MATERIALS PROVIDED:

****************

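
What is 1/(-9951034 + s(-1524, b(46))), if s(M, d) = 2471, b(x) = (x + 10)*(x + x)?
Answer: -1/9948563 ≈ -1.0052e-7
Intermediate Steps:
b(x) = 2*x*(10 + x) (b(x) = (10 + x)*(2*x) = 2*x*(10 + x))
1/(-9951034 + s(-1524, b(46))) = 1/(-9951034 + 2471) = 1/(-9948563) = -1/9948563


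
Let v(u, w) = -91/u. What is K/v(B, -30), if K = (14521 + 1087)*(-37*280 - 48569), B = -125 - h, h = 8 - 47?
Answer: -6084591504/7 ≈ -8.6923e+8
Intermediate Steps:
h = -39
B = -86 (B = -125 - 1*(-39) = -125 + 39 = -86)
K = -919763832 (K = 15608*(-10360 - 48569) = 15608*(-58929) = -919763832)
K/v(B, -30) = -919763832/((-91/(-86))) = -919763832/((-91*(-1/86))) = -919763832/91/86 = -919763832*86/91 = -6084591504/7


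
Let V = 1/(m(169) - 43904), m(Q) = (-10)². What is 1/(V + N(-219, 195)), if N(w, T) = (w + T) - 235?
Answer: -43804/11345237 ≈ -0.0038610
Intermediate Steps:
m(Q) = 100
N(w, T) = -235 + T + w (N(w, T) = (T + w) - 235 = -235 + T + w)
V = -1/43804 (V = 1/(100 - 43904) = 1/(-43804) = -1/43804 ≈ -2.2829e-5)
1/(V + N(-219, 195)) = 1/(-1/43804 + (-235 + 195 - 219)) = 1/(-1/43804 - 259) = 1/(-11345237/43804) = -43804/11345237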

****************

TASK INSTRUCTIONS:
The answer should consist of all lines from the records above that hold the word "What".

COMPLETED EXERCISE:
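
What is 1/(-9951034 + s(-1524, b(46))), if s(M, d) = 2471, b(x) = (x + 10)*(x + x)?
Let v(u, w) = -91/u. What is K/v(B, -30), if K = (14521 + 1087)*(-37*280 - 48569), B = -125 - h, h = 8 - 47?
Let V = 1/(m(169) - 43904), m(Q) = (-10)². What is 1/(V + N(-219, 195)), if N(w, T) = (w + T) - 235?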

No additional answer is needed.